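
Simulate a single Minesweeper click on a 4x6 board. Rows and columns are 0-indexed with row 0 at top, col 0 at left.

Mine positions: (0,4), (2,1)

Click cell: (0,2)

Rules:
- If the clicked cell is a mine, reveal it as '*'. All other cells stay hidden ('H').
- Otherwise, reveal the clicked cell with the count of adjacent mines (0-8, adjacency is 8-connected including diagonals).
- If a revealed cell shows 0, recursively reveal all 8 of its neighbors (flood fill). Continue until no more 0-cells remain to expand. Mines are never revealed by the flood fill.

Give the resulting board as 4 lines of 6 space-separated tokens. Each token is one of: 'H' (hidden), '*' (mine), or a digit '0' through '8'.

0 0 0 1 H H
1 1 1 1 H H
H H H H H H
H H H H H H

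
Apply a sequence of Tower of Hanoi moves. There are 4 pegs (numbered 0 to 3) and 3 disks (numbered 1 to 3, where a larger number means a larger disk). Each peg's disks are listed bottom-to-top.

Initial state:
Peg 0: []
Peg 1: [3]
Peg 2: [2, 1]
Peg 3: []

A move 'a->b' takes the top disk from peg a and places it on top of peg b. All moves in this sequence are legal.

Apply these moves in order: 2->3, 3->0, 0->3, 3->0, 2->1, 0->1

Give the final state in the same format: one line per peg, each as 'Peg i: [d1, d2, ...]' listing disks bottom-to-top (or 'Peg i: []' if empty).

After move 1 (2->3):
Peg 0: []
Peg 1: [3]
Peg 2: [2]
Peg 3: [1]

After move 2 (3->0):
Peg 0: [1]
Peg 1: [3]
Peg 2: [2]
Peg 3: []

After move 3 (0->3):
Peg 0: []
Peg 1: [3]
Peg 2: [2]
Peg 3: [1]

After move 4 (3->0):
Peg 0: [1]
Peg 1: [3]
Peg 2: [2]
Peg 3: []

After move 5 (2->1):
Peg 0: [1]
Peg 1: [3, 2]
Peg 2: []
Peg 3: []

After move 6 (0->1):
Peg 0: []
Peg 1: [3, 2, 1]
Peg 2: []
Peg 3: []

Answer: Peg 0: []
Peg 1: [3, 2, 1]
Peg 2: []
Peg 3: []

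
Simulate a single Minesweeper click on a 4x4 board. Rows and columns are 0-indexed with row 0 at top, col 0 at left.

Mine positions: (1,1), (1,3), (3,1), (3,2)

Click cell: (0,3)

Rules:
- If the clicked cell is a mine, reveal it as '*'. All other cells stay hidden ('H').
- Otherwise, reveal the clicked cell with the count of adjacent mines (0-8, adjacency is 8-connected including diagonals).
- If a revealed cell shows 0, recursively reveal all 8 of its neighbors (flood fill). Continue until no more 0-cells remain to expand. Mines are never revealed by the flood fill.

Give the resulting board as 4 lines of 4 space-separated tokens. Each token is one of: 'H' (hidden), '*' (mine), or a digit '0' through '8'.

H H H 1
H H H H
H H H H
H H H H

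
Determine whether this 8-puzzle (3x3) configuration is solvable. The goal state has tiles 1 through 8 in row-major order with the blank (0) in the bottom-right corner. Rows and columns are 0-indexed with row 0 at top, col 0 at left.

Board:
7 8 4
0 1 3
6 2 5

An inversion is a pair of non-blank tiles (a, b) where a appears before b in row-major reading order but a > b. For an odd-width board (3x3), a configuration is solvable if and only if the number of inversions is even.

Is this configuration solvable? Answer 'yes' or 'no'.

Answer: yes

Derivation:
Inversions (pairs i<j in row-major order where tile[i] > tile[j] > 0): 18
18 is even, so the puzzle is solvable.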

# # #

Exercise directions:
This exercise requires all the entries to be written out again exactly.

Answer space:
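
Simulate a single Minesweeper click on a 4x6 board. Rows and columns are 0-indexed with row 0 at top, col 0 at left.

Mine positions: (0,4), (2,1)

Click cell: (0,2)

Rules:
- If the clicked cell is a mine, reveal it as '*'. All other cells stay hidden ('H').
- Otherwise, reveal the clicked cell with the count of adjacent mines (0-8, adjacency is 8-connected including diagonals).
- If a revealed cell shows 0, recursively reveal all 8 of its neighbors (flood fill). Continue until no more 0-cells remain to expand. Mines are never revealed by the flood fill.

Give the resulting board as 4 lines of 6 space-separated tokens. Each token is one of: 'H' (hidden), '*' (mine), or a digit '0' through '8'.

0 0 0 1 H H
1 1 1 1 H H
H H H H H H
H H H H H H

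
Apply a sequence of Tower of Hanoi moves. There are 4 pegs (numbered 0 to 3) and 3 disks (numbered 1 to 3, where a larger number means a larger disk). Each peg's disks are listed bottom-to-top.

Initial state:
Peg 0: []
Peg 1: [3]
Peg 2: [2, 1]
Peg 3: []

A move 'a->b' takes the top disk from peg a and places it on top of peg b. All moves in this sequence are legal.

Apply these moves in order: 2->3, 3->0, 0->3, 3->0, 2->1, 0->1

Give the final state in the same format: one line per peg, each as 'Peg i: [d1, d2, ...]' listing disks bottom-to-top (or 'Peg i: []' if empty).

After move 1 (2->3):
Peg 0: []
Peg 1: [3]
Peg 2: [2]
Peg 3: [1]

After move 2 (3->0):
Peg 0: [1]
Peg 1: [3]
Peg 2: [2]
Peg 3: []

After move 3 (0->3):
Peg 0: []
Peg 1: [3]
Peg 2: [2]
Peg 3: [1]

After move 4 (3->0):
Peg 0: [1]
Peg 1: [3]
Peg 2: [2]
Peg 3: []

After move 5 (2->1):
Peg 0: [1]
Peg 1: [3, 2]
Peg 2: []
Peg 3: []

After move 6 (0->1):
Peg 0: []
Peg 1: [3, 2, 1]
Peg 2: []
Peg 3: []

Answer: Peg 0: []
Peg 1: [3, 2, 1]
Peg 2: []
Peg 3: []

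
Simulate a single Minesweeper click on a 4x4 board. Rows and columns are 0-indexed with row 0 at top, col 0 at left.

Mine positions: (1,1), (1,3), (3,1), (3,2)

Click cell: (0,3)

Rules:
- If the clicked cell is a mine, reveal it as '*'. All other cells stay hidden ('H').
- Otherwise, reveal the clicked cell with the count of adjacent mines (0-8, adjacency is 8-connected including diagonals).
- If a revealed cell shows 0, recursively reveal all 8 of its neighbors (flood fill). Continue until no more 0-cells remain to expand. Mines are never revealed by the flood fill.

Give the resulting board as 4 lines of 4 space-separated tokens. Each token is one of: 'H' (hidden), '*' (mine), or a digit '0' through '8'.

H H H 1
H H H H
H H H H
H H H H

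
Determine whether this 8-puzzle (3x3) configuration is solvable. The goal state has tiles 1 through 8 in row-major order with the blank (0) in the bottom-right corner. Rows and columns are 0-indexed with row 0 at top, col 0 at left.

Board:
7 8 4
0 1 3
6 2 5

An inversion is a pair of non-blank tiles (a, b) where a appears before b in row-major reading order but a > b. For an odd-width board (3x3), a configuration is solvable if and only if the number of inversions is even.

Is this configuration solvable? Answer 'yes' or 'no'.

Answer: yes

Derivation:
Inversions (pairs i<j in row-major order where tile[i] > tile[j] > 0): 18
18 is even, so the puzzle is solvable.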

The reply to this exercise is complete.